• TASK
Between the line containing "If the drover" and the line containing "sample D contaminates sample N on contact and" lies a run of lines; give that run again exactly, with both of those lines, and nothing else from the entries below.

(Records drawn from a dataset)
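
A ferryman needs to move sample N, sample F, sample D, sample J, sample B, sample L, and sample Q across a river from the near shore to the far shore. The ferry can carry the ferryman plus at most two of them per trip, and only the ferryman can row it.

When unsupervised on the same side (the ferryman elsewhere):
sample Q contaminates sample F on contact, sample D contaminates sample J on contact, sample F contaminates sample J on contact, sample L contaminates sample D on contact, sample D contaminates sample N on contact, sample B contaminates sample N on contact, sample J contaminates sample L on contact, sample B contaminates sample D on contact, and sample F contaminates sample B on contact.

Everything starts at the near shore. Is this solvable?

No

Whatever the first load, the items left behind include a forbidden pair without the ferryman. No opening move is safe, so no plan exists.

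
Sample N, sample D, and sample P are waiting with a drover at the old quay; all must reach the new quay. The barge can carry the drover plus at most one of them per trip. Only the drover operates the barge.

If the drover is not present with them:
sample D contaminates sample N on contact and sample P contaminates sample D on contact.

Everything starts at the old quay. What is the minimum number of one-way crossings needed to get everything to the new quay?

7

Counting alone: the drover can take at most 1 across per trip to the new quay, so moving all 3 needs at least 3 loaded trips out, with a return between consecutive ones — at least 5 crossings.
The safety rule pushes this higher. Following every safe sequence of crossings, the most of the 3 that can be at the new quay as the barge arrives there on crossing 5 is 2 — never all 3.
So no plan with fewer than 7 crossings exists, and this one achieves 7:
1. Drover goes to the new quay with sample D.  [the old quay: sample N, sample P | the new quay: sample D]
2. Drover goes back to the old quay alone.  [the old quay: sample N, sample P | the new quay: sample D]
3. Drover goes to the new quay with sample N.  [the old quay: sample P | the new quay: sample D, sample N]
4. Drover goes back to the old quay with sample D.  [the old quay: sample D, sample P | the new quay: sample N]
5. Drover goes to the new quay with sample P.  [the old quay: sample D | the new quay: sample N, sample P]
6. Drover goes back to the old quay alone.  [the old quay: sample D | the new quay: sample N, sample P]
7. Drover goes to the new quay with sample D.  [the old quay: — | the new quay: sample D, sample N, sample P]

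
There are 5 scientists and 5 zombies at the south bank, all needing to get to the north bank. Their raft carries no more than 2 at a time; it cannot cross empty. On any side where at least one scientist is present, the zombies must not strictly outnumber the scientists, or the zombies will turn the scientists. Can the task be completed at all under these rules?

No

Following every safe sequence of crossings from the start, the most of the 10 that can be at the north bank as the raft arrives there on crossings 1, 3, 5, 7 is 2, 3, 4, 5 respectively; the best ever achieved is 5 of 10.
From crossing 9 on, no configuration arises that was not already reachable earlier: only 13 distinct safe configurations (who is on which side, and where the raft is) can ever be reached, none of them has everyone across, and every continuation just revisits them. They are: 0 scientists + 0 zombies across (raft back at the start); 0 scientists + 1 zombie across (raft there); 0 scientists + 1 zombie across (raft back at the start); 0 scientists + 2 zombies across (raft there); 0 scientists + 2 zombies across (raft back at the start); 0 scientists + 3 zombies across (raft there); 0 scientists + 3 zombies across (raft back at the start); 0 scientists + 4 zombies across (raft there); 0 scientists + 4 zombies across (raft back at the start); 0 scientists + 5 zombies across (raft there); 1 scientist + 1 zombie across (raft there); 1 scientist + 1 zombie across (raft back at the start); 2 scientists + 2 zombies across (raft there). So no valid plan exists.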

• ANSWER FOR THE TASK
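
If the drover is not present with them:
sample D contaminates sample N on contact and sample P contaminates sample D on contact.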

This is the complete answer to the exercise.